* _Assignment_
From the line that contains "A wind-turbine pitch" through the line that contains "Stage 5: that", output every line of the listing below exactly and leave out all the rest.

* _Dataset content_
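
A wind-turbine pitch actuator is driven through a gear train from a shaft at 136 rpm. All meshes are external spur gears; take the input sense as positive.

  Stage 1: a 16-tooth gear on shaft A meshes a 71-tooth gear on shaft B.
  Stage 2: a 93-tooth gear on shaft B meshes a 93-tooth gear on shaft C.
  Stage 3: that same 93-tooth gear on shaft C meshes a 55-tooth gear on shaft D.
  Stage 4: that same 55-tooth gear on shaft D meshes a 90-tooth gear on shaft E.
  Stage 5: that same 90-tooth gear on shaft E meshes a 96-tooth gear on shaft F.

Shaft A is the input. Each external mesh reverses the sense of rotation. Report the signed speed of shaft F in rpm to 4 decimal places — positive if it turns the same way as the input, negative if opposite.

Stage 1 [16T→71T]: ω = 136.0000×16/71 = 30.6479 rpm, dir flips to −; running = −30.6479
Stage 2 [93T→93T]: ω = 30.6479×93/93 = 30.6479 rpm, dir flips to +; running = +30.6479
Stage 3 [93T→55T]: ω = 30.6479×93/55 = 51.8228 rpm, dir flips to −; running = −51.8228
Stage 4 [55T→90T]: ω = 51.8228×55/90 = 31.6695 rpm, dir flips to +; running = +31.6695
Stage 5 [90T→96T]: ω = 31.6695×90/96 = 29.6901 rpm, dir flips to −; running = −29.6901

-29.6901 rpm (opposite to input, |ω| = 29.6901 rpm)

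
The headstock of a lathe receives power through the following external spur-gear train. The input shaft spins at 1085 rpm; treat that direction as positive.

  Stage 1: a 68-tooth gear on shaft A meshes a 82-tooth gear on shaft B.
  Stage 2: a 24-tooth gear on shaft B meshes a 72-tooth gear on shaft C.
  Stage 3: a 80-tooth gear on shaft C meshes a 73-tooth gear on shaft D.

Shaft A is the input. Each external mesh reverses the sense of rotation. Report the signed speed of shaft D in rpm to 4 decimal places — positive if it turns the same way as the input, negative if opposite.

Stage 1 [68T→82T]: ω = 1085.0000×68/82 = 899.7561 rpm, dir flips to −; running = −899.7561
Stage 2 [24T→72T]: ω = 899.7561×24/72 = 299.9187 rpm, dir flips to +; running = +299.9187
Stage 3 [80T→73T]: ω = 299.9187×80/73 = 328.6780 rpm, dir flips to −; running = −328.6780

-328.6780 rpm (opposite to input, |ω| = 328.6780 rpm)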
* * *
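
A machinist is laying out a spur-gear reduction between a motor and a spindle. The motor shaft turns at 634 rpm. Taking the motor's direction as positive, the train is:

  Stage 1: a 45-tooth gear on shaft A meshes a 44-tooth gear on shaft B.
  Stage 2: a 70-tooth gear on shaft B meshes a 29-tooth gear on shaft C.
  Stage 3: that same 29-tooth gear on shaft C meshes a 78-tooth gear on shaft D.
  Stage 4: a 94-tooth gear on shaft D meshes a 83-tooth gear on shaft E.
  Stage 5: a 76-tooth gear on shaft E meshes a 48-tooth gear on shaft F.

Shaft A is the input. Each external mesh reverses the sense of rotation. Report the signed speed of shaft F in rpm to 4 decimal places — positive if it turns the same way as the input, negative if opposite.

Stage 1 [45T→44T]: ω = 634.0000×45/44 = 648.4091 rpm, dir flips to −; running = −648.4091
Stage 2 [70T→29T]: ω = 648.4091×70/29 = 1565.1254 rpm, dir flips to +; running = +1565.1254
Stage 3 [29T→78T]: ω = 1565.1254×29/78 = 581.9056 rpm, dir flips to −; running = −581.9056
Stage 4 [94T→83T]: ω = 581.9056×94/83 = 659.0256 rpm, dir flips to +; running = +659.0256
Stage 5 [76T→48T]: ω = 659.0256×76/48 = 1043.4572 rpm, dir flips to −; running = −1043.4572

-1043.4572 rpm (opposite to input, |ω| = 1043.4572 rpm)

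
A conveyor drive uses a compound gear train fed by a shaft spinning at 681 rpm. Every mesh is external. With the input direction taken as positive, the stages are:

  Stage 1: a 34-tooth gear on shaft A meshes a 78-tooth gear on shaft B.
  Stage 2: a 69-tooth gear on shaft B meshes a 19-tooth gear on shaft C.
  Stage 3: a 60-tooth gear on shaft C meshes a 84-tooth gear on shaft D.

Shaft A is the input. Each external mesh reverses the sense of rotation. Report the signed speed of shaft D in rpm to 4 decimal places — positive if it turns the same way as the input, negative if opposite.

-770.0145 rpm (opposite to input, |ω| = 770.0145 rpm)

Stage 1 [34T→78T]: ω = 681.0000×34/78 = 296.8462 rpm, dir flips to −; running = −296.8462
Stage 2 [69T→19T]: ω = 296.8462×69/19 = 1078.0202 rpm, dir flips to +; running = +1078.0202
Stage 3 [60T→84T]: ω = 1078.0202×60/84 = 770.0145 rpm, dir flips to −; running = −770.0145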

* _Exercise response_
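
A wind-turbine pitch actuator is driven through a gear train from a shaft at 136 rpm. All meshes are external spur gears; take the input sense as positive.

  Stage 1: a 16-tooth gear on shaft A meshes a 71-tooth gear on shaft B.
  Stage 2: a 93-tooth gear on shaft B meshes a 93-tooth gear on shaft C.
  Stage 3: that same 93-tooth gear on shaft C meshes a 55-tooth gear on shaft D.
  Stage 4: that same 55-tooth gear on shaft D meshes a 90-tooth gear on shaft E.
  Stage 5: that same 90-tooth gear on shaft E meshes a 96-tooth gear on shaft F.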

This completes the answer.